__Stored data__
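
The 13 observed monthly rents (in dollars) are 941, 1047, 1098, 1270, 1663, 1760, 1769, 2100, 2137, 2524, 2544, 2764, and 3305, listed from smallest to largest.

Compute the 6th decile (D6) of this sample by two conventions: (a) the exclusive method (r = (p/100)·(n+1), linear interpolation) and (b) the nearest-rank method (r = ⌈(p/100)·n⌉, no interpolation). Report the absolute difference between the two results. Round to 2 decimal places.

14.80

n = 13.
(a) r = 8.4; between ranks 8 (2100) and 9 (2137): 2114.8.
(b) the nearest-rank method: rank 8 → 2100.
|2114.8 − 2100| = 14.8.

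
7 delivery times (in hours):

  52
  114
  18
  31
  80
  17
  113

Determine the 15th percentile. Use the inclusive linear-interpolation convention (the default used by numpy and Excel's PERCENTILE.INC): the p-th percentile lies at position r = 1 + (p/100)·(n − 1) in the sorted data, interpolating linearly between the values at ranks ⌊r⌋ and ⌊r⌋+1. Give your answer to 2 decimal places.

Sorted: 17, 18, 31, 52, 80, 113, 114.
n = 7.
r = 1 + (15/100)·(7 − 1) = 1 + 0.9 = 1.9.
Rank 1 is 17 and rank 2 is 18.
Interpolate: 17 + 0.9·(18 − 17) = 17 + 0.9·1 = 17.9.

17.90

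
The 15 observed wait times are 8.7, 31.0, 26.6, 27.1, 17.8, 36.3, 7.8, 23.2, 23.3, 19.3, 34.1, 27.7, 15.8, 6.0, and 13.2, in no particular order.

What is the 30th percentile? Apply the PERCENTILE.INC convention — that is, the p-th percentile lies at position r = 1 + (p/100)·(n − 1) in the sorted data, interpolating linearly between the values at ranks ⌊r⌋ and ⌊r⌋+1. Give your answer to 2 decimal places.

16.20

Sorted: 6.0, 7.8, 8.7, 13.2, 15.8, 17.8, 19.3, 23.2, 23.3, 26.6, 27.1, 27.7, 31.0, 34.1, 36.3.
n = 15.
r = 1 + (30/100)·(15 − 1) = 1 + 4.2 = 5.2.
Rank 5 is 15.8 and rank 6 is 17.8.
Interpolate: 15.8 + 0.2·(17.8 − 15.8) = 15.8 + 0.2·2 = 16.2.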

__Your objective__
Number of lines above holding "times"? Give that number alone.

__Problem solution__
2